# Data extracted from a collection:
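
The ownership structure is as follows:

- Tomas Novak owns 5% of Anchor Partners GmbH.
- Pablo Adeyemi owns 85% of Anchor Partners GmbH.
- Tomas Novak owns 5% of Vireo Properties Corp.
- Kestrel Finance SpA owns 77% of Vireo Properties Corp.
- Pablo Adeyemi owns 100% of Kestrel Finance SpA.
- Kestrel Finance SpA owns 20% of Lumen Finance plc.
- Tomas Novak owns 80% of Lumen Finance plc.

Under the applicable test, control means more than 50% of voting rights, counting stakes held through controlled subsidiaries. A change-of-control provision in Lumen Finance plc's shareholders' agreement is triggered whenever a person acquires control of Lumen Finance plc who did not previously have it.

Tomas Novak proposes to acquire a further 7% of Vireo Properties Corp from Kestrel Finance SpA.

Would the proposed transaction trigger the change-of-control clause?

No

The purchase adds only to Tomas's holdings (Kestrel's stake shrinks), so Tomas is the only person who could newly come to control Lumen.
Tomas holds 80% of Lumen, so Tomas controls Lumen.
So Tomas already controls Lumen before the transaction.
After the purchase, Tomas's direct stake in Vireo rises to 5% + 7% = 12%, and Kestrel's stake falls to 70%.
Tomas controlled Lumen already, so this is not a new person acquiring control; every other person's position is unchanged or reduced.
No new person acquires control, so the clause is not triggered.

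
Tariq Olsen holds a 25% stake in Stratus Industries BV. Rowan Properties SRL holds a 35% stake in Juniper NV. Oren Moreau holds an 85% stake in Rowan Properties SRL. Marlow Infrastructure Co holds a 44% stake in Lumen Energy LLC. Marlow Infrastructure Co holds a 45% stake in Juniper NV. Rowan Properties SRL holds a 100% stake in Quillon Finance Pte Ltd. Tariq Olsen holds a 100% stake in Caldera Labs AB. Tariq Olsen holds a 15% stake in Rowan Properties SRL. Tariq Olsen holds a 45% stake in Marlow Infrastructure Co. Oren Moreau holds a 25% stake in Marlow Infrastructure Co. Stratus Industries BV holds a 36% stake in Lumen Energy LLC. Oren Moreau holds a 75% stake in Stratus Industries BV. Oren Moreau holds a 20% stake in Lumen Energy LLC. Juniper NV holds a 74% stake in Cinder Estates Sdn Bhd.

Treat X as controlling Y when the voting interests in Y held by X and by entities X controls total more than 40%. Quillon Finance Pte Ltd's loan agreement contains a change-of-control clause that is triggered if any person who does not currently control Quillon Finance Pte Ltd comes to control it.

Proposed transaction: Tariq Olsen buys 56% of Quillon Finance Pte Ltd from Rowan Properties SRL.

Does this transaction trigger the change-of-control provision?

Yes

The purchase adds only to Tariq's holdings (Rowan's stake shrinks), so Tariq is the only person who could newly come to control Quillon.
Tariq holds 45% of Marlow, so Tariq controls Marlow.
Marlow holds 44% of Lumen, so Tariq controls Lumen.
Marlow holds 45% of Juniper, so Tariq controls Juniper.
Tariq holds 100% of Caldera, so Tariq controls Caldera.
Juniper holds 74% of Cinder, so Tariq controls Cinder.
Neither Tariq nor any entity Tariq controls holds any voting interest in Quillon.
So before the transaction, Tariq does not control Quillon.
After the purchase, Tariq holds 56% of Quillon directly, and Rowan's stake falls to 44%.
Tariq holds 56% of Quillon, so Tariq controls Quillon.
Tariq did not control Quillon before and does after, so the clause is triggered.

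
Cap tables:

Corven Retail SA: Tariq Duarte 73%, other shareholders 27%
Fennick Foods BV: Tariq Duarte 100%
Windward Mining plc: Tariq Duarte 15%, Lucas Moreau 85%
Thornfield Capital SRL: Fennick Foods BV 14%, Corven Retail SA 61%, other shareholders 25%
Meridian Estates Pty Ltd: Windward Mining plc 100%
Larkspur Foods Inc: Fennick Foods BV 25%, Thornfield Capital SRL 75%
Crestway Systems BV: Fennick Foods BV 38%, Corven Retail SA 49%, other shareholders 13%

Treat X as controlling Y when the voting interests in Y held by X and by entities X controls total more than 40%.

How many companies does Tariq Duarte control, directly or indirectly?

Tariq holds 73% of Corven, so Tariq controls Corven.
Tariq holds 100% of Fennick, so Tariq controls Fennick.
Fennick and Corven together hold 14% + 61% = 75% of Thornfield, so Tariq controls Thornfield.
Fennick and Thornfield together hold 25% + 75% = 100% of Larkspur, so Tariq controls Larkspur.
Fennick and Corven together hold 38% + 49% = 87% of Crestway, so Tariq controls Crestway.
No other company's threshold is met.
Tariq controls 5 companies.

5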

# PROBLEM:
Retyping every line above exactly is all that is needed.

# PROBLEM SOLUTION:
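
The ownership structure is as follows:

- Tomas Novak owns 5% of Anchor Partners GmbH.
- Pablo Adeyemi owns 85% of Anchor Partners GmbH.
- Tomas Novak owns 5% of Vireo Properties Corp.
- Kestrel Finance SpA owns 77% of Vireo Properties Corp.
- Pablo Adeyemi owns 100% of Kestrel Finance SpA.
- Kestrel Finance SpA owns 20% of Lumen Finance plc.
- Tomas Novak owns 80% of Lumen Finance plc.

Under the applicable test, control means more than 50% of voting rights, counting stakes held through controlled subsidiaries. A change-of-control provision in Lumen Finance plc's shareholders' agreement is triggered whenever a person acquires control of Lumen Finance plc who did not previously have it.

Tomas Novak proposes to acquire a further 7% of Vireo Properties Corp from Kestrel Finance SpA.

Would the proposed transaction trigger the change-of-control clause?

No

The purchase adds only to Tomas's holdings (Kestrel's stake shrinks), so Tomas is the only person who could newly come to control Lumen.
Tomas holds 80% of Lumen, so Tomas controls Lumen.
So Tomas already controls Lumen before the transaction.
After the purchase, Tomas's direct stake in Vireo rises to 5% + 7% = 12%, and Kestrel's stake falls to 70%.
Tomas controlled Lumen already, so this is not a new person acquiring control; every other person's position is unchanged or reduced.
No new person acquires control, so the clause is not triggered.

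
Tariq Olsen holds a 25% stake in Stratus Industries BV. Rowan Properties SRL holds a 35% stake in Juniper NV. Oren Moreau holds an 85% stake in Rowan Properties SRL. Marlow Infrastructure Co holds a 44% stake in Lumen Energy LLC. Marlow Infrastructure Co holds a 45% stake in Juniper NV. Rowan Properties SRL holds a 100% stake in Quillon Finance Pte Ltd. Tariq Olsen holds a 100% stake in Caldera Labs AB. Tariq Olsen holds a 15% stake in Rowan Properties SRL. Tariq Olsen holds a 45% stake in Marlow Infrastructure Co. Oren Moreau holds a 25% stake in Marlow Infrastructure Co. Stratus Industries BV holds a 36% stake in Lumen Energy LLC. Oren Moreau holds a 75% stake in Stratus Industries BV. Oren Moreau holds a 20% stake in Lumen Energy LLC. Juniper NV holds a 74% stake in Cinder Estates Sdn Bhd.

Treat X as controlling Y when the voting interests in Y held by X and by entities X controls total more than 40%. Quillon Finance Pte Ltd's loan agreement contains a change-of-control clause that is triggered if any person who does not currently control Quillon Finance Pte Ltd comes to control it.

Proposed transaction: Tariq Olsen buys 56% of Quillon Finance Pte Ltd from Rowan Properties SRL.

Does this transaction trigger the change-of-control provision?

Yes

The purchase adds only to Tariq's holdings (Rowan's stake shrinks), so Tariq is the only person who could newly come to control Quillon.
Tariq holds 45% of Marlow, so Tariq controls Marlow.
Marlow holds 44% of Lumen, so Tariq controls Lumen.
Marlow holds 45% of Juniper, so Tariq controls Juniper.
Tariq holds 100% of Caldera, so Tariq controls Caldera.
Juniper holds 74% of Cinder, so Tariq controls Cinder.
Neither Tariq nor any entity Tariq controls holds any voting interest in Quillon.
So before the transaction, Tariq does not control Quillon.
After the purchase, Tariq holds 56% of Quillon directly, and Rowan's stake falls to 44%.
Tariq holds 56% of Quillon, so Tariq controls Quillon.
Tariq did not control Quillon before and does after, so the clause is triggered.

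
Cap tables:

Corven Retail SA: Tariq Duarte 73%, other shareholders 27%
Fennick Foods BV: Tariq Duarte 100%
Windward Mining plc: Tariq Duarte 15%, Lucas Moreau 85%
Thornfield Capital SRL: Fennick Foods BV 14%, Corven Retail SA 61%, other shareholders 25%
Meridian Estates Pty Ltd: Windward Mining plc 100%
Larkspur Foods Inc: Fennick Foods BV 25%, Thornfield Capital SRL 75%
Crestway Systems BV: Fennick Foods BV 38%, Corven Retail SA 49%, other shareholders 13%

Treat X as controlling Y when the voting interests in Y held by X and by entities X controls total more than 40%.

How many companies does Tariq Duarte control, directly or indirectly?

Tariq holds 73% of Corven, so Tariq controls Corven.
Tariq holds 100% of Fennick, so Tariq controls Fennick.
Fennick and Corven together hold 14% + 61% = 75% of Thornfield, so Tariq controls Thornfield.
Fennick and Thornfield together hold 25% + 75% = 100% of Larkspur, so Tariq controls Larkspur.
Fennick and Corven together hold 38% + 49% = 87% of Crestway, so Tariq controls Crestway.
No other company's threshold is met.
Tariq controls 5 companies.

5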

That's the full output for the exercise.